[Collected data]
*** Block opens ***

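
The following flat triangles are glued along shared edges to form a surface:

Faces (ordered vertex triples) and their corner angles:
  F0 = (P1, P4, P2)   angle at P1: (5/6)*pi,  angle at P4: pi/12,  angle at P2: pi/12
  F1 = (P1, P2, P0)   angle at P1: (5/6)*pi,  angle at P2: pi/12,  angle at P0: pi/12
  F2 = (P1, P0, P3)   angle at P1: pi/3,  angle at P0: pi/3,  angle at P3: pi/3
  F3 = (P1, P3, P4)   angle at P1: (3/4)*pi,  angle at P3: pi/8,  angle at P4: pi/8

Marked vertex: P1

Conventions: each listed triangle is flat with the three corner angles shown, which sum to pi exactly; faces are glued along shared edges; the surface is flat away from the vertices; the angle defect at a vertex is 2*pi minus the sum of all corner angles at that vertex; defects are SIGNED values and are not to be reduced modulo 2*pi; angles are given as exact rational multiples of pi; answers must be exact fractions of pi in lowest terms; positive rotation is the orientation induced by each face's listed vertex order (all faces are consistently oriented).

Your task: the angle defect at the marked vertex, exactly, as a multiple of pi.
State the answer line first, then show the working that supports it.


Answer: defect(P1) = (-3/4)*pi

Sum of corner angles at P1: (11/4)*pi
defect = 2*pi - (11/4)*pi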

*** Block closes ***

Each line above needs to be written out again exactly.

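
The following flat triangles are glued along shared edges to form a surface:

Faces (ordered vertex triples) and their corner angles:
  F0 = (P1, P4, P2)   angle at P1: (5/6)*pi,  angle at P4: pi/12,  angle at P2: pi/12
  F1 = (P1, P2, P0)   angle at P1: (5/6)*pi,  angle at P2: pi/12,  angle at P0: pi/12
  F2 = (P1, P0, P3)   angle at P1: pi/3,  angle at P0: pi/3,  angle at P3: pi/3
  F3 = (P1, P3, P4)   angle at P1: (3/4)*pi,  angle at P3: pi/8,  angle at P4: pi/8

Marked vertex: P1

Conventions: each listed triangle is flat with the three corner angles shown, which sum to pi exactly; faces are glued along shared edges; the surface is flat away from the vertices; the angle defect at a vertex is 2*pi minus the sum of all corner angles at that vertex; defects are SIGNED values and are not to be reduced modulo 2*pi; angles are given as exact rational multiples of pi; answers must be exact fractions of pi in lowest terms; positive rotation is the orientation induced by each face's listed vertex order (all faces are consistently oriented).

Your task: the angle defect at the marked vertex, exactly, as a multiple of pi.
State the answer line first, then show the working that supports it.


Answer: defect(P1) = (-3/4)*pi

Sum of corner angles at P1: (11/4)*pi
defect = 2*pi - (11/4)*pi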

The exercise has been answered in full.